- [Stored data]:
== Segment start ==

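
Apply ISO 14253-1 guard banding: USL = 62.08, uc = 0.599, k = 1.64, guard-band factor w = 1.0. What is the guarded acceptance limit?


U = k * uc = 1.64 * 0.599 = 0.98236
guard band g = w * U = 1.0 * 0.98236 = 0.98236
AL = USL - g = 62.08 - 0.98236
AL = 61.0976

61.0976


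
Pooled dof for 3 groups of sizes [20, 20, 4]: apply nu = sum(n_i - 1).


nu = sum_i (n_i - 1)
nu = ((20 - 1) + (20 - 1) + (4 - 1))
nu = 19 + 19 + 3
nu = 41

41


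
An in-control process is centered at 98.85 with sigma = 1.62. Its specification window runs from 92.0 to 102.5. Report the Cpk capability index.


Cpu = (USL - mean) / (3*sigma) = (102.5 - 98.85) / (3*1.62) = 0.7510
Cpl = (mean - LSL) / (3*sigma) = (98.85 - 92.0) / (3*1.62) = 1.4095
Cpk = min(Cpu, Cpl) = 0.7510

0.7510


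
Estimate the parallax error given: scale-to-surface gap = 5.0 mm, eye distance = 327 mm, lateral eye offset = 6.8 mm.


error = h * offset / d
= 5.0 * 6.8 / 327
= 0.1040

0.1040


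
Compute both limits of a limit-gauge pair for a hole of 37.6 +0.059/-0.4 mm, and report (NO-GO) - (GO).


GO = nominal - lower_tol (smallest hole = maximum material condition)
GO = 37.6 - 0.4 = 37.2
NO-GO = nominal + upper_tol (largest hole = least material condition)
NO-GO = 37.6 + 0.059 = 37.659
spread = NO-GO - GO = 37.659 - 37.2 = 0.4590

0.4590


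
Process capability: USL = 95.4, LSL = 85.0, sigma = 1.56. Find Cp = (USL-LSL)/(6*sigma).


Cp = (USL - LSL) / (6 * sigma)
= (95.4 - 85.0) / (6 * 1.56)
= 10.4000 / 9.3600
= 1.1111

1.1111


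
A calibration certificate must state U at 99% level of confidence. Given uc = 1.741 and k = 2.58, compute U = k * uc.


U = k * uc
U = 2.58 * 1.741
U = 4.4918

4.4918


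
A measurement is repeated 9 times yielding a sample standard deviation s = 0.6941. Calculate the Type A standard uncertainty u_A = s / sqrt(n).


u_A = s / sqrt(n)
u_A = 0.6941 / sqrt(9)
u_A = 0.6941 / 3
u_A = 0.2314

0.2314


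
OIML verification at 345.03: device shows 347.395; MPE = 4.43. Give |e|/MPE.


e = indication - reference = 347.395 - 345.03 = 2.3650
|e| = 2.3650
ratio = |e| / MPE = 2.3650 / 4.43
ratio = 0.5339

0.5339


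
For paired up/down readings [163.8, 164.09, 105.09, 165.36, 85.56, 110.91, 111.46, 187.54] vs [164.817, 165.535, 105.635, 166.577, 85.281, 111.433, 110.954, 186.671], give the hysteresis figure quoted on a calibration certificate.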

== Segment end ==

- [WORK INSTRUCTIONS]:
Retype every record above exactly as written.

- [RESULT FOR THIS EXERCISE]:
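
Apply ISO 14253-1 guard banding: USL = 62.08, uc = 0.599, k = 1.64, guard-band factor w = 1.0. What is the guarded acceptance limit?


U = k * uc = 1.64 * 0.599 = 0.98236
guard band g = w * U = 1.0 * 0.98236 = 0.98236
AL = USL - g = 62.08 - 0.98236
AL = 61.0976

61.0976


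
Pooled dof for 3 groups of sizes [20, 20, 4]: apply nu = sum(n_i - 1).


nu = sum_i (n_i - 1)
nu = ((20 - 1) + (20 - 1) + (4 - 1))
nu = 19 + 19 + 3
nu = 41

41


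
An in-control process is centered at 98.85 with sigma = 1.62. Its specification window runs from 92.0 to 102.5. Report the Cpk capability index.


Cpu = (USL - mean) / (3*sigma) = (102.5 - 98.85) / (3*1.62) = 0.7510
Cpl = (mean - LSL) / (3*sigma) = (98.85 - 92.0) / (3*1.62) = 1.4095
Cpk = min(Cpu, Cpl) = 0.7510

0.7510


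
Estimate the parallax error given: scale-to-surface gap = 5.0 mm, eye distance = 327 mm, lateral eye offset = 6.8 mm.


error = h * offset / d
= 5.0 * 6.8 / 327
= 0.1040

0.1040


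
Compute both limits of a limit-gauge pair for a hole of 37.6 +0.059/-0.4 mm, and report (NO-GO) - (GO).


GO = nominal - lower_tol (smallest hole = maximum material condition)
GO = 37.6 - 0.4 = 37.2
NO-GO = nominal + upper_tol (largest hole = least material condition)
NO-GO = 37.6 + 0.059 = 37.659
spread = NO-GO - GO = 37.659 - 37.2 = 0.4590

0.4590


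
Process capability: USL = 95.4, LSL = 85.0, sigma = 1.56. Find Cp = (USL-LSL)/(6*sigma).


Cp = (USL - LSL) / (6 * sigma)
= (95.4 - 85.0) / (6 * 1.56)
= 10.4000 / 9.3600
= 1.1111

1.1111


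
A calibration certificate must state U at 99% level of confidence. Given uc = 1.741 and k = 2.58, compute U = k * uc.


U = k * uc
U = 2.58 * 1.741
U = 4.4918

4.4918


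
A measurement is repeated 9 times yielding a sample standard deviation s = 0.6941. Calculate the Type A standard uncertainty u_A = s / sqrt(n).


u_A = s / sqrt(n)
u_A = 0.6941 / sqrt(9)
u_A = 0.6941 / 3
u_A = 0.2314

0.2314


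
OIML verification at 345.03: device shows 347.395; MPE = 4.43. Give |e|/MPE.


e = indication - reference = 347.395 - 345.03 = 2.3650
|e| = 2.3650
ratio = |e| / MPE = 2.3650 / 4.43
ratio = 0.5339

0.5339


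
For paired up/down readings [163.8, 164.09, 105.09, 165.36, 85.56, 110.91, 111.46, 187.54] vs [164.817, 165.535, 105.635, 166.577, 85.281, 111.433, 110.954, 186.671], give the hysteresis figure quoted on a calibration certificate.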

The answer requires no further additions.